▶ **Saved entries**:
····················

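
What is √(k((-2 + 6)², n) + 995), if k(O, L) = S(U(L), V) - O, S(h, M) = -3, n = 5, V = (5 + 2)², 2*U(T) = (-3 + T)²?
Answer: 4*√61 ≈ 31.241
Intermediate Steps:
U(T) = (-3 + T)²/2
V = 49 (V = 7² = 49)
k(O, L) = -3 - O
√(k((-2 + 6)², n) + 995) = √((-3 - (-2 + 6)²) + 995) = √((-3 - 1*4²) + 995) = √((-3 - 1*16) + 995) = √((-3 - 16) + 995) = √(-19 + 995) = √976 = 4*√61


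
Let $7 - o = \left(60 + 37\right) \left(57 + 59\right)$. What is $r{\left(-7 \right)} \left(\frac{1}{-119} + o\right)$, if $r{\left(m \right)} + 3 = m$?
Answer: $\frac{13381560}{119} \approx 1.1245 \cdot 10^{5}$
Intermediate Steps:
$r{\left(m \right)} = -3 + m$
$o = -11245$ ($o = 7 - \left(60 + 37\right) \left(57 + 59\right) = 7 - 97 \cdot 116 = 7 - 11252 = -11245$)
$r{\left(-7 \right)} \left(\frac{1}{-119} + o\right) = \left(-3 - 7\right) \left(\frac{1}{-119} - 11245\right) = - 10 \left(- \frac{1}{119} - 11245\right) = \left(-10\right) \left(- \frac{1338156}{119}\right) = \frac{13381560}{119}$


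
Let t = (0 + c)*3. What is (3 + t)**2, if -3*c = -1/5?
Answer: 256/25 ≈ 10.240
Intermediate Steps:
c = 1/15 (c = -(-1)/(3*5) = -1/3*(-1/5) = 1/15 ≈ 0.066667)
t = 1/5 (t = (0 + 1/15)*3 = (1/15)*3 = 1/5 ≈ 0.20000)
(3 + t)**2 = (3 + 1/5)**2 = (16/5)**2 = 256/25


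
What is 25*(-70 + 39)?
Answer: -775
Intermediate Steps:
25*(-70 + 39) = 25*(-31) = -775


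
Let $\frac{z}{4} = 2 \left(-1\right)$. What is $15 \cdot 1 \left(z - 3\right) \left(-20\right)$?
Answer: $3300$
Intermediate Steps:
$z = -8$ ($z = 4 \cdot 2 \left(-1\right) = 4 \left(-2\right) = -8$)
$15 \cdot 1 \left(z - 3\right) \left(-20\right) = 15 \cdot 1 \left(-8 - 3\right) \left(-20\right) = 15 \cdot 1 \left(-11\right) \left(-20\right) = 15 \left(-11\right) \left(-20\right) = \left(-165\right) \left(-20\right) = 3300$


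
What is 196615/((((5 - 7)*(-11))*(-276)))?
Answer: -196615/6072 ≈ -32.381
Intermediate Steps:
196615/((((5 - 7)*(-11))*(-276))) = 196615/((-2*(-11)*(-276))) = 196615/((22*(-276))) = 196615/(-6072) = 196615*(-1/6072) = -196615/6072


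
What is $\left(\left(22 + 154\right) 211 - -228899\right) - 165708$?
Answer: $100327$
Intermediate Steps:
$\left(\left(22 + 154\right) 211 - -228899\right) - 165708 = \left(176 \cdot 211 + 228899\right) - 165708 = \left(37136 + 228899\right) - 165708 = 266035 - 165708 = 100327$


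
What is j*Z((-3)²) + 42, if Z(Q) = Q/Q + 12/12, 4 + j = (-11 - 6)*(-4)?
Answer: 170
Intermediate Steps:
j = 64 (j = -4 + (-11 - 6)*(-4) = -4 - 17*(-4) = -4 + 68 = 64)
Z(Q) = 2 (Z(Q) = 1 + 12*(1/12) = 1 + 1 = 2)
j*Z((-3)²) + 42 = 64*2 + 42 = 128 + 42 = 170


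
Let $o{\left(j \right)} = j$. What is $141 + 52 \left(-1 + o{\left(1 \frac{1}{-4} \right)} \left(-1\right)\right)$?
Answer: $102$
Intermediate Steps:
$141 + 52 \left(-1 + o{\left(1 \frac{1}{-4} \right)} \left(-1\right)\right) = 141 + 52 \left(-1 + 1 \frac{1}{-4} \left(-1\right)\right) = 141 + 52 \left(-1 + 1 \left(- \frac{1}{4}\right) \left(-1\right)\right) = 141 + 52 \left(-1 - - \frac{1}{4}\right) = 141 + 52 \left(-1 + \frac{1}{4}\right) = 141 + 52 \left(- \frac{3}{4}\right) = 141 - 39 = 102$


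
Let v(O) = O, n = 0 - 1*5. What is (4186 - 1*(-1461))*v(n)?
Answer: -28235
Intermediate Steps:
n = -5 (n = 0 - 5 = -5)
(4186 - 1*(-1461))*v(n) = (4186 - 1*(-1461))*(-5) = (4186 + 1461)*(-5) = 5647*(-5) = -28235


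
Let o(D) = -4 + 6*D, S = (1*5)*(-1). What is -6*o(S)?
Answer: 204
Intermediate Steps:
S = -5 (S = 5*(-1) = -5)
-6*o(S) = -6*(-4 + 6*(-5)) = -6*(-4 - 30) = -6*(-34) = 204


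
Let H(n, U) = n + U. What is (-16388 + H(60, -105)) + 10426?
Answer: -6007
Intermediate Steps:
H(n, U) = U + n
(-16388 + H(60, -105)) + 10426 = (-16388 + (-105 + 60)) + 10426 = (-16388 - 45) + 10426 = -16433 + 10426 = -6007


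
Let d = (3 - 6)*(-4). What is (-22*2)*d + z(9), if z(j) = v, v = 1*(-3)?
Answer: -531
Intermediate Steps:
v = -3
z(j) = -3
d = 12 (d = -3*(-4) = 12)
(-22*2)*d + z(9) = -22*2*12 - 3 = -44*12 - 3 = -528 - 3 = -531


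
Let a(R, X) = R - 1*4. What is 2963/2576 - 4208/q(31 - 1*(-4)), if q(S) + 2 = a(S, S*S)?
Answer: -10753881/74704 ≈ -143.95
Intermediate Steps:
a(R, X) = -4 + R (a(R, X) = R - 4 = -4 + R)
q(S) = -6 + S (q(S) = -2 + (-4 + S) = -6 + S)
2963/2576 - 4208/q(31 - 1*(-4)) = 2963/2576 - 4208/(-6 + (31 - 1*(-4))) = 2963*(1/2576) - 4208/(-6 + (31 + 4)) = 2963/2576 - 4208/(-6 + 35) = 2963/2576 - 4208/29 = -10753881/74704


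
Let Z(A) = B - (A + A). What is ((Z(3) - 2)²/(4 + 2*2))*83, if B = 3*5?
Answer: 4067/8 ≈ 508.38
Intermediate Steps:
B = 15
Z(A) = 15 - 2*A (Z(A) = 15 - (A + A) = 15 - 2*A)
((Z(3) - 2)²/(4 + 2*2))*83 = (((15 - 2*3) - 2)²/(4 + 2*2))*83 = (((15 - 6) - 2)²/(4 + 4))*83 = ((9 - 2)²/8)*83 = (7²*(⅛))*83 = (49*(⅛))*83 = (49/8)*83 = 4067/8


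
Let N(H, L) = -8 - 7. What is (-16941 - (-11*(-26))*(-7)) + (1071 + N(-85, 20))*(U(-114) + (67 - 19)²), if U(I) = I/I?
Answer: 2419141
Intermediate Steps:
U(I) = 1
N(H, L) = -15
(-16941 - (-11*(-26))*(-7)) + (1071 + N(-85, 20))*(U(-114) + (67 - 19)²) = (-16941 - (-11*(-26))*(-7)) + (1071 - 15)*(1 + (67 - 19)²) = (-16941 - 286*(-7)) + 1056*(1 + 48²) = (-16941 - 1*(-2002)) + 1056*(1 + 2304) = (-16941 + 2002) + 1056*2305 = -14939 + 2434080 = 2419141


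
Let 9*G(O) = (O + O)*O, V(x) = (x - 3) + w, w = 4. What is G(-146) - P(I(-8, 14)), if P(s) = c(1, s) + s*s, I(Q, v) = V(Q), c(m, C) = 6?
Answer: 42137/9 ≈ 4681.9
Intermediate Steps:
V(x) = 1 + x (V(x) = (x - 3) + 4 = (-3 + x) + 4 = 1 + x)
I(Q, v) = 1 + Q
G(O) = 2*O²/9 (G(O) = ((O + O)*O)/9 = ((2*O)*O)/9 = (2*O²)/9 = 2*O²/9)
P(s) = 6 + s² (P(s) = 6 + s*s = 6 + s²)
G(-146) - P(I(-8, 14)) = (2/9)*(-146)² - (6 + (1 - 8)²) = (2/9)*21316 - (6 + (-7)²) = 42632/9 - (6 + 49) = 42632/9 - 1*55 = 42632/9 - 55 = 42137/9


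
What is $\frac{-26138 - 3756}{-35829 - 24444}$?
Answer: $\frac{29894}{60273} \approx 0.49598$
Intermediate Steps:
$\frac{-26138 - 3756}{-35829 - 24444} = \frac{-26138 - 3756}{-60273} = \left(-29894\right) \left(- \frac{1}{60273}\right) = \frac{29894}{60273}$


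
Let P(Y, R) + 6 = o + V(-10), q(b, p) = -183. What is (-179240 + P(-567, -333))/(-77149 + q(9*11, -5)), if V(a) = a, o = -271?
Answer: 179527/77332 ≈ 2.3215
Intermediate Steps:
P(Y, R) = -287 (P(Y, R) = -6 + (-271 - 10) = -6 - 281 = -287)
(-179240 + P(-567, -333))/(-77149 + q(9*11, -5)) = (-179240 - 287)/(-77149 - 183) = -179527/(-77332) = -179527*(-1/77332) = 179527/77332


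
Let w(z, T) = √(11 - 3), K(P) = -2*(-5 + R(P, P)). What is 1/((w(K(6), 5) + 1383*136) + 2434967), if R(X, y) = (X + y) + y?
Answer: 2623055/6880417533017 - 2*√2/6880417533017 ≈ 3.8123e-7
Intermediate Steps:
R(X, y) = X + 2*y
K(P) = 10 - 6*P (K(P) = -2*(-5 + (P + 2*P)) = -2*(-5 + 3*P) = 10 - 6*P)
w(z, T) = 2*√2 (w(z, T) = √8 = 2*√2)
1/((w(K(6), 5) + 1383*136) + 2434967) = 1/((2*√2 + 1383*136) + 2434967) = 1/((2*√2 + 188088) + 2434967) = 1/((188088 + 2*√2) + 2434967) = 1/(2623055 + 2*√2)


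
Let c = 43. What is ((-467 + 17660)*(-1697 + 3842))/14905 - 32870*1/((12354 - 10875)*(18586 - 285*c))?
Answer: 6278503512553/2537521779 ≈ 2474.3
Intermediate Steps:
((-467 + 17660)*(-1697 + 3842))/14905 - 32870*1/((12354 - 10875)*(18586 - 285*c)) = ((-467 + 17660)*(-1697 + 3842))/14905 - 32870*1/((12354 - 10875)*(18586 - 285*43)) = (17193*2145)*(1/14905) - 32870*1/(1479*(18586 - 12255)) = 36878985*(1/14905) - 32870/(6331*1479) = 670527/271 - 32870/9363549 = 6278503512553/2537521779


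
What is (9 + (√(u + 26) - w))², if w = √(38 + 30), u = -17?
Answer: 212 - 48*√17 ≈ 14.091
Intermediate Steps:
w = 2*√17 (w = √68 = 2*√17 ≈ 8.2462)
(9 + (√(u + 26) - w))² = (9 + (√(-17 + 26) - 2*√17))² = (9 + (√9 - 2*√17))² = (9 + (3 - 2*√17))² = (12 - 2*√17)²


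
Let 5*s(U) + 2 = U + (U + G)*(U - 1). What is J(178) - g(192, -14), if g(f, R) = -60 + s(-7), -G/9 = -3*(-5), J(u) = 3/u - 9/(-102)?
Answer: -1250456/7565 ≈ -165.29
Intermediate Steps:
J(u) = 3/34 + 3/u (J(u) = 3/u - 9*(-1/102) = 3/u + 3/34 = 3/34 + 3/u)
G = -135 (G = -(-27)*(-5) = -9*15 = -135)
s(U) = -2/5 + U/5 + (-1 + U)*(-135 + U)/5 (s(U) = -2/5 + (U + (U - 135)*(U - 1))/5 = -2/5 + (U + (-135 + U)*(-1 + U))/5 = -2/5 + (U + (-1 + U)*(-135 + U))/5 = -2/5 + (U/5 + (-1 + U)*(-135 + U)/5) = -2/5 + U/5 + (-1 + U)*(-135 + U)/5)
g(f, R) = 827/5 (g(f, R) = -60 + (133/5 - 27*(-7) + (1/5)*(-7)**2) = -60 + (133/5 + 189 + (1/5)*49) = -60 + (133/5 + 189 + 49/5) = -60 + 1127/5 = 827/5)
J(178) - g(192, -14) = (3/34 + 3/178) - 1*827/5 = (3/34 + 3*(1/178)) - 827/5 = (3/34 + 3/178) - 827/5 = 159/1513 - 827/5 = -1250456/7565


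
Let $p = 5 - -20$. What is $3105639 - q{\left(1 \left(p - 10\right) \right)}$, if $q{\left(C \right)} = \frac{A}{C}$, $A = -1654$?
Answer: $\frac{46586239}{15} \approx 3.1057 \cdot 10^{6}$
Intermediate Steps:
$p = 25$ ($p = 5 + 20 = 25$)
$q{\left(C \right)} = - \frac{1654}{C}$
$3105639 - q{\left(1 \left(p - 10\right) \right)} = 3105639 - - \frac{1654}{1 \left(25 - 10\right)} = 3105639 - - \frac{1654}{1 \cdot 15} = 3105639 - - \frac{1654}{15} = 3105639 + \frac{1654}{15} = \frac{46586239}{15}$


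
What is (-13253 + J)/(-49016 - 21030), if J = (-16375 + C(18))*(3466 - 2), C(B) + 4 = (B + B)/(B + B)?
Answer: 56746645/70046 ≈ 810.13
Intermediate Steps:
C(B) = -3 (C(B) = -4 + (B + B)/(B + B) = -4 + (2*B)/((2*B)) = -4 + (2*B)*(1/(2*B)) = -4 + 1 = -3)
J = -56733392 (J = (-16375 - 3)*(3466 - 2) = -16378*3464 = -56733392)
(-13253 + J)/(-49016 - 21030) = (-13253 - 56733392)/(-49016 - 21030) = -56746645/(-70046) = -56746645*(-1/70046) = 56746645/70046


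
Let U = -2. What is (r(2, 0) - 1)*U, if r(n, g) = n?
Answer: -2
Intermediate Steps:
(r(2, 0) - 1)*U = (2 - 1)*(-2) = 1*(-2) = -2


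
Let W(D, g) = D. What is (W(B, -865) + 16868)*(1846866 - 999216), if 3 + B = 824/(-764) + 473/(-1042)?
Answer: 1422441903658875/99511 ≈ 1.4294e+10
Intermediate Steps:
B = -902061/199022 (B = -3 + (824/(-764) + 473/(-1042)) = -3 + (824*(-1/764) + 473*(-1/1042)) = -3 + (-206/191 - 473/1042) = -3 - 304995/199022 = -902061/199022 ≈ -4.5325)
(W(B, -865) + 16868)*(1846866 - 999216) = (-902061/199022 + 16868)*(1846866 - 999216) = (3356201035/199022)*847650 = 1422441903658875/99511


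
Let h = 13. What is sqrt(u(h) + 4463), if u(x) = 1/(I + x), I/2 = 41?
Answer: sqrt(40278670)/95 ≈ 66.806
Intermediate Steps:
I = 82 (I = 2*41 = 82)
u(x) = 1/(82 + x)
sqrt(u(h) + 4463) = sqrt(1/(82 + 13) + 4463) = sqrt(1/95 + 4463) = sqrt(423986/95) = sqrt(40278670)/95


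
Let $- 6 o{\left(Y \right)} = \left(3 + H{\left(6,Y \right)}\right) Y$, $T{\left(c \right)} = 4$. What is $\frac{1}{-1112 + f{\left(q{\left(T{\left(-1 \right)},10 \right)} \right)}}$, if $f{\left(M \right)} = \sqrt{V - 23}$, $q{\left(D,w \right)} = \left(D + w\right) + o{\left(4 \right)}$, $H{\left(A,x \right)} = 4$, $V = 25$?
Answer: $- \frac{556}{618271} - \frac{\sqrt{2}}{1236542} \approx -0.00090043$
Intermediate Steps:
$o{\left(Y \right)} = - \frac{7 Y}{6}$ ($o{\left(Y \right)} = - \frac{\left(3 + 4\right) Y}{6} = - \frac{7 Y}{6}$)
$q{\left(D,w \right)} = - \frac{14}{3} + D + w$ ($q{\left(D,w \right)} = \left(D + w\right) - \frac{14}{3} = - \frac{14}{3} + D + w$)
$f{\left(M \right)} = \sqrt{2}$ ($f{\left(M \right)} = \sqrt{25 - 23} = \sqrt{2}$)
$\frac{1}{-1112 + f{\left(q{\left(T{\left(-1 \right)},10 \right)} \right)}} = \frac{1}{-1112 + \sqrt{2}}$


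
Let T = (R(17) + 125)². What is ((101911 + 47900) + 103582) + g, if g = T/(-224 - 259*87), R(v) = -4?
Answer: 5766449860/22757 ≈ 2.5339e+5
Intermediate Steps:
T = 14641 (T = (-4 + 125)² = 121² = 14641)
g = -14641/22757 (g = 14641/(-224 - 259*87) = 14641/(-224 - 22533) = 14641/(-22757) = 14641*(-1/22757) = -14641/22757 ≈ -0.64336)
((101911 + 47900) + 103582) + g = ((101911 + 47900) + 103582) - 14641/22757 = (149811 + 103582) - 14641/22757 = 253393 - 14641/22757 = 5766449860/22757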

····················

▶ **Problem description**:
From the records above, copy out the line with "Answer: $3300$", the line with "Answer: $102$", and every line between them, word for word.

▶ **Solution to the problem**:
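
Answer: $3300$
Intermediate Steps:
$z = -8$ ($z = 4 \cdot 2 \left(-1\right) = 4 \left(-2\right) = -8$)
$15 \cdot 1 \left(z - 3\right) \left(-20\right) = 15 \cdot 1 \left(-8 - 3\right) \left(-20\right) = 15 \cdot 1 \left(-11\right) \left(-20\right) = 15 \left(-11\right) \left(-20\right) = \left(-165\right) \left(-20\right) = 3300$


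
What is 196615/((((5 - 7)*(-11))*(-276)))?
Answer: -196615/6072 ≈ -32.381
Intermediate Steps:
196615/((((5 - 7)*(-11))*(-276))) = 196615/((-2*(-11)*(-276))) = 196615/((22*(-276))) = 196615/(-6072) = 196615*(-1/6072) = -196615/6072


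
What is $\left(\left(22 + 154\right) 211 - -228899\right) - 165708$?
Answer: $100327$
Intermediate Steps:
$\left(\left(22 + 154\right) 211 - -228899\right) - 165708 = \left(176 \cdot 211 + 228899\right) - 165708 = \left(37136 + 228899\right) - 165708 = 266035 - 165708 = 100327$


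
What is j*Z((-3)²) + 42, if Z(Q) = Q/Q + 12/12, 4 + j = (-11 - 6)*(-4)?
Answer: 170
Intermediate Steps:
j = 64 (j = -4 + (-11 - 6)*(-4) = -4 - 17*(-4) = -4 + 68 = 64)
Z(Q) = 2 (Z(Q) = 1 + 12*(1/12) = 1 + 1 = 2)
j*Z((-3)²) + 42 = 64*2 + 42 = 128 + 42 = 170


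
Let $o{\left(j \right)} = j$. What is $141 + 52 \left(-1 + o{\left(1 \frac{1}{-4} \right)} \left(-1\right)\right)$?
Answer: $102$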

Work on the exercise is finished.